EXERCISE DETAILS: Give every line of the listing back, exactly as written.

INPUT:
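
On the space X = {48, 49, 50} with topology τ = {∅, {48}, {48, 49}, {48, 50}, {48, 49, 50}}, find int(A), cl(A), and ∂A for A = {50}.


int(A) = ∅, cl(A) = {50}, ∂A = {50}.

Closed sets in (X, τ) are complements of opens:
  closed(X, τ) = {∅, {49}, {50}, {49, 50}, {48, 49, 50}}.
int(A) = ⋃ {U ∈ τ : U ⊆ A}. Opens contained in A: ∅.
Taking the union of these: int(A) = ∅.
cl(A) = ⋂ {C closed : A ⊆ C}. Closed sets containing A: {50}, {49, 50}, {48, 49, 50}.
Intersecting these: cl(A) = {50}.
∂A = cl(A) ∖ int(A) = {50} ∖ ∅ = {50}.


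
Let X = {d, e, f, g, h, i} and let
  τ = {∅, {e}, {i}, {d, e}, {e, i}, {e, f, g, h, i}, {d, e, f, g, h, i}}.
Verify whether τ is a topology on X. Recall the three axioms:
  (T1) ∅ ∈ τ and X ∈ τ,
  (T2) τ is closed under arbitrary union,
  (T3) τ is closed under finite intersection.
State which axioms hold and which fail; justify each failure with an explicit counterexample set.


τ is NOT a topology on X.

Axiom (T1): ∅ ∈ τ? Yes; X ∈ τ? Yes.
Axiom (T2/T3): check pairwise unions and intersections of members of τ.
Counterexample for (T2): {i} ∪ {d, e} = {d, e, i} ∉ τ. Therefore τ is NOT a topology.


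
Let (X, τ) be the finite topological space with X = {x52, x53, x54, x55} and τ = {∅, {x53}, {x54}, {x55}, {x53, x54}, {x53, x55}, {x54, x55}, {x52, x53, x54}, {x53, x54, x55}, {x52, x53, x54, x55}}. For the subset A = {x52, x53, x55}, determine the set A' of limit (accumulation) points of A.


A' = {x52}

For each x ∈ X, list the open sets U ∈ τ with x ∈ U, then check whether U ∩ (A ∖ {x}) ≠ ∅ for every such U.
  x = x52: opens ∋ x are {x52, x53, x54}, {x52, x53, x54, x55}; each meets A ∖ {x52}, so x IS a limit point.
  x = x53: open {x53} ∋ x has {x53} ∩ (A ∖ {x53}) = ∅, so x is NOT a limit point.
  x = x54: open {x54} ∋ x has {x54} ∩ (A ∖ {x54}) = ∅, so x is NOT a limit point.
  x = x55: open {x55} ∋ x has {x55} ∩ (A ∖ {x55}) = ∅, so x is NOT a limit point.
Collecting: A' = {x52}.


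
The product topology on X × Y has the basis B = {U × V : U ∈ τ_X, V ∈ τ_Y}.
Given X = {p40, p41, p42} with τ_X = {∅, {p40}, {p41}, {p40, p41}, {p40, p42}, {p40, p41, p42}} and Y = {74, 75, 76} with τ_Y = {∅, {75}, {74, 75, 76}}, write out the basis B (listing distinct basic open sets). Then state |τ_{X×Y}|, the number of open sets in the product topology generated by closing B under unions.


Basis B = {∅ × ∅, {p40} × {75}, {p41} × {75}, {p40, p41} × {75}, {p40, p42} × {75}, {p40} × {74, 75, 76}, {p40, p41, p42} × {75}, {p41} × {74, 75, 76}, {p40, p41} × {74, 75, 76}, {p40, p42} × {74, 75, 76}, {p40, p41, p42} × {74, 75, 76}}; |τ_{X×Y}| = 18.

Enumerate products U × V with U ∈ τ_X, V ∈ τ_Y (deduplicated):
  ∅ × ∅ = {} (∅)
  {p40} × {75} = {(p40,75)}
  {p41} × {75} = {(p41,75)}
  {p40, p41} × {75} = {(p40,75), (p41,75)}
  {p40, p42} × {75} = {(p40,75), (p42,75)}
  {p40} × {74, 75, 76} = {(p40,74), (p40,75), (p40,76)}
  {p40, p41, p42} × {75} = {(p40,75), (p41,75), (p42,75)}
  {p41} × {74, 75, 76} = {(p41,74), (p41,75), (p41,76)}
  {p40, p41} × {74, 75, 76} = {(p40,74), (p40,75), (p40,76), (p41,74), (p41,75), (p41,76)}
  {p40, p42} × {74, 75, 76} = {(p40,74), (p40,75), (p40,76), (p42,74), (p42,75), (p42,76)}
  {p40, p41, p42} × {74, 75, 76} = {(p40,74), (p40,75), (p40,76), (p41,74), (p41,75), (p41,76), (p42,74), (p42,75), (p42,76)}
These 11 distinct sets form the basis B.
Close under arbitrary unions to get τ_{X×Y}; counting gives |τ_{X×Y}| = 18.


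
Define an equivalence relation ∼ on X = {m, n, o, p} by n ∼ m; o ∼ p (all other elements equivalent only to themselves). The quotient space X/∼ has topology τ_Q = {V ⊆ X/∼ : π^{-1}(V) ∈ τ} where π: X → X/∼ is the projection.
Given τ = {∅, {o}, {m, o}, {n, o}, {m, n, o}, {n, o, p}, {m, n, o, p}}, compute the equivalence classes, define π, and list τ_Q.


X/∼ = {[m=n], [o=p]}; |τ_Q| = 2.

Equivalence classes: [m=n], [o=p].
Quotient map π: X → X/∼ sends m ↦ [m=n], n ↦ [m=n], o ↦ [o=p], p ↦ [o=p].
For each subset V ⊆ X/∼, compute π^{-1}(V) ⊆ X and check whether π^{-1}(V) ∈ τ. V is open in τ_Q iff π^{-1}(V) ∈ τ.
  V = {}: π^{-1}(V) = ∅ ∈ τ ✓.
  V = {[m=n]}: π^{-1}(V) = {m, n} ∉ τ ✗.
  V = {[o=p]}: π^{-1}(V) = {o, p} ∉ τ ✗.
  V = {[m=n], [o=p]}: π^{-1}(V) = {m, n, o, p} ∈ τ ✓.
Open sets in the quotient: τ_Q = {{}, {[m=n], [o=p]}} (2 elements).


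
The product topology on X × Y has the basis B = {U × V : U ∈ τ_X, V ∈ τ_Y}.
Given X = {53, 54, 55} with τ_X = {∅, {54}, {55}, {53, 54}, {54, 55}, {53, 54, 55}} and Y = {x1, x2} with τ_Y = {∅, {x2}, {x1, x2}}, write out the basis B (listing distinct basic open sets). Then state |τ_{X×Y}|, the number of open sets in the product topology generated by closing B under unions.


Basis B = {∅ × ∅, {54} × {x2}, {55} × {x2}, {53, 54} × {x2}, {54} × {x1, x2}, {54, 55} × {x2}, {55} × {x1, x2}, {53, 54, 55} × {x2}, {53, 54} × {x1, x2}, {54, 55} × {x1, x2}, {53, 54, 55} × {x1, x2}}; |τ_{X×Y}| = 18.

Enumerate products U × V with U ∈ τ_X, V ∈ τ_Y (deduplicated):
  ∅ × ∅ = {} (∅)
  {54} × {x2} = {(54,x2)}
  {55} × {x2} = {(55,x2)}
  {53, 54} × {x2} = {(53,x2), (54,x2)}
  {54} × {x1, x2} = {(54,x1), (54,x2)}
  {54, 55} × {x2} = {(54,x2), (55,x2)}
  {55} × {x1, x2} = {(55,x1), (55,x2)}
  {53, 54, 55} × {x2} = {(53,x2), (54,x2), (55,x2)}
  {53, 54} × {x1, x2} = {(53,x1), (53,x2), (54,x1), (54,x2)}
  {54, 55} × {x1, x2} = {(54,x1), (54,x2), (55,x1), (55,x2)}
  {53, 54, 55} × {x1, x2} = {(53,x1), (53,x2), (54,x1), (54,x2), (55,x1), (55,x2)}
These 11 distinct sets form the basis B.
Close under arbitrary unions to get τ_{X×Y}; counting gives |τ_{X×Y}| = 18.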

SOLUTION TO THE PROBLEM:
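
On the space X = {48, 49, 50} with topology τ = {∅, {48}, {48, 49}, {48, 50}, {48, 49, 50}}, find int(A), cl(A), and ∂A for A = {50}.


int(A) = ∅, cl(A) = {50}, ∂A = {50}.

Closed sets in (X, τ) are complements of opens:
  closed(X, τ) = {∅, {49}, {50}, {49, 50}, {48, 49, 50}}.
int(A) = ⋃ {U ∈ τ : U ⊆ A}. Opens contained in A: ∅.
Taking the union of these: int(A) = ∅.
cl(A) = ⋂ {C closed : A ⊆ C}. Closed sets containing A: {50}, {49, 50}, {48, 49, 50}.
Intersecting these: cl(A) = {50}.
∂A = cl(A) ∖ int(A) = {50} ∖ ∅ = {50}.


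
Let X = {d, e, f, g, h, i} and let
  τ = {∅, {e}, {i}, {d, e}, {e, i}, {e, f, g, h, i}, {d, e, f, g, h, i}}.
Verify whether τ is a topology on X. Recall the three axioms:
  (T1) ∅ ∈ τ and X ∈ τ,
  (T2) τ is closed under arbitrary union,
  (T3) τ is closed under finite intersection.
State which axioms hold and which fail; justify each failure with an explicit counterexample set.


τ is NOT a topology on X.

Axiom (T1): ∅ ∈ τ? Yes; X ∈ τ? Yes.
Axiom (T2/T3): check pairwise unions and intersections of members of τ.
Counterexample for (T2): {i} ∪ {d, e} = {d, e, i} ∉ τ. Therefore τ is NOT a topology.


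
Let (X, τ) be the finite topological space with X = {x52, x53, x54, x55} and τ = {∅, {x53}, {x54}, {x55}, {x53, x54}, {x53, x55}, {x54, x55}, {x52, x53, x54}, {x53, x54, x55}, {x52, x53, x54, x55}}. For the subset A = {x52, x53, x55}, determine the set A' of limit (accumulation) points of A.


A' = {x52}

For each x ∈ X, list the open sets U ∈ τ with x ∈ U, then check whether U ∩ (A ∖ {x}) ≠ ∅ for every such U.
  x = x52: opens ∋ x are {x52, x53, x54}, {x52, x53, x54, x55}; each meets A ∖ {x52}, so x IS a limit point.
  x = x53: open {x53} ∋ x has {x53} ∩ (A ∖ {x53}) = ∅, so x is NOT a limit point.
  x = x54: open {x54} ∋ x has {x54} ∩ (A ∖ {x54}) = ∅, so x is NOT a limit point.
  x = x55: open {x55} ∋ x has {x55} ∩ (A ∖ {x55}) = ∅, so x is NOT a limit point.
Collecting: A' = {x52}.


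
The product topology on X × Y has the basis B = {U × V : U ∈ τ_X, V ∈ τ_Y}.
Given X = {p40, p41, p42} with τ_X = {∅, {p40}, {p41}, {p40, p41}, {p40, p42}, {p40, p41, p42}} and Y = {74, 75, 76} with τ_Y = {∅, {75}, {74, 75, 76}}, write out the basis B (listing distinct basic open sets). Then state |τ_{X×Y}|, the number of open sets in the product topology generated by closing B under unions.


Basis B = {∅ × ∅, {p40} × {75}, {p41} × {75}, {p40, p41} × {75}, {p40, p42} × {75}, {p40} × {74, 75, 76}, {p40, p41, p42} × {75}, {p41} × {74, 75, 76}, {p40, p41} × {74, 75, 76}, {p40, p42} × {74, 75, 76}, {p40, p41, p42} × {74, 75, 76}}; |τ_{X×Y}| = 18.

Enumerate products U × V with U ∈ τ_X, V ∈ τ_Y (deduplicated):
  ∅ × ∅ = {} (∅)
  {p40} × {75} = {(p40,75)}
  {p41} × {75} = {(p41,75)}
  {p40, p41} × {75} = {(p40,75), (p41,75)}
  {p40, p42} × {75} = {(p40,75), (p42,75)}
  {p40} × {74, 75, 76} = {(p40,74), (p40,75), (p40,76)}
  {p40, p41, p42} × {75} = {(p40,75), (p41,75), (p42,75)}
  {p41} × {74, 75, 76} = {(p41,74), (p41,75), (p41,76)}
  {p40, p41} × {74, 75, 76} = {(p40,74), (p40,75), (p40,76), (p41,74), (p41,75), (p41,76)}
  {p40, p42} × {74, 75, 76} = {(p40,74), (p40,75), (p40,76), (p42,74), (p42,75), (p42,76)}
  {p40, p41, p42} × {74, 75, 76} = {(p40,74), (p40,75), (p40,76), (p41,74), (p41,75), (p41,76), (p42,74), (p42,75), (p42,76)}
These 11 distinct sets form the basis B.
Close under arbitrary unions to get τ_{X×Y}; counting gives |τ_{X×Y}| = 18.


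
Define an equivalence relation ∼ on X = {m, n, o, p} by n ∼ m; o ∼ p (all other elements equivalent only to themselves). The quotient space X/∼ has topology τ_Q = {V ⊆ X/∼ : π^{-1}(V) ∈ τ} where π: X → X/∼ is the projection.
Given τ = {∅, {o}, {m, o}, {n, o}, {m, n, o}, {n, o, p}, {m, n, o, p}}, compute the equivalence classes, define π, and list τ_Q.


X/∼ = {[m=n], [o=p]}; |τ_Q| = 2.

Equivalence classes: [m=n], [o=p].
Quotient map π: X → X/∼ sends m ↦ [m=n], n ↦ [m=n], o ↦ [o=p], p ↦ [o=p].
For each subset V ⊆ X/∼, compute π^{-1}(V) ⊆ X and check whether π^{-1}(V) ∈ τ. V is open in τ_Q iff π^{-1}(V) ∈ τ.
  V = {}: π^{-1}(V) = ∅ ∈ τ ✓.
  V = {[m=n]}: π^{-1}(V) = {m, n} ∉ τ ✗.
  V = {[o=p]}: π^{-1}(V) = {o, p} ∉ τ ✗.
  V = {[m=n], [o=p]}: π^{-1}(V) = {m, n, o, p} ∈ τ ✓.
Open sets in the quotient: τ_Q = {{}, {[m=n], [o=p]}} (2 elements).


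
The product topology on X × Y has the basis B = {U × V : U ∈ τ_X, V ∈ τ_Y}.
Given X = {53, 54, 55} with τ_X = {∅, {54}, {55}, {53, 54}, {54, 55}, {53, 54, 55}} and Y = {x1, x2} with τ_Y = {∅, {x2}, {x1, x2}}, write out the basis B (listing distinct basic open sets). Then state |τ_{X×Y}|, the number of open sets in the product topology generated by closing B under unions.


Basis B = {∅ × ∅, {54} × {x2}, {55} × {x2}, {53, 54} × {x2}, {54} × {x1, x2}, {54, 55} × {x2}, {55} × {x1, x2}, {53, 54, 55} × {x2}, {53, 54} × {x1, x2}, {54, 55} × {x1, x2}, {53, 54, 55} × {x1, x2}}; |τ_{X×Y}| = 18.

Enumerate products U × V with U ∈ τ_X, V ∈ τ_Y (deduplicated):
  ∅ × ∅ = {} (∅)
  {54} × {x2} = {(54,x2)}
  {55} × {x2} = {(55,x2)}
  {53, 54} × {x2} = {(53,x2), (54,x2)}
  {54} × {x1, x2} = {(54,x1), (54,x2)}
  {54, 55} × {x2} = {(54,x2), (55,x2)}
  {55} × {x1, x2} = {(55,x1), (55,x2)}
  {53, 54, 55} × {x2} = {(53,x2), (54,x2), (55,x2)}
  {53, 54} × {x1, x2} = {(53,x1), (53,x2), (54,x1), (54,x2)}
  {54, 55} × {x1, x2} = {(54,x1), (54,x2), (55,x1), (55,x2)}
  {53, 54, 55} × {x1, x2} = {(53,x1), (53,x2), (54,x1), (54,x2), (55,x1), (55,x2)}
These 11 distinct sets form the basis B.
Close under arbitrary unions to get τ_{X×Y}; counting gives |τ_{X×Y}| = 18.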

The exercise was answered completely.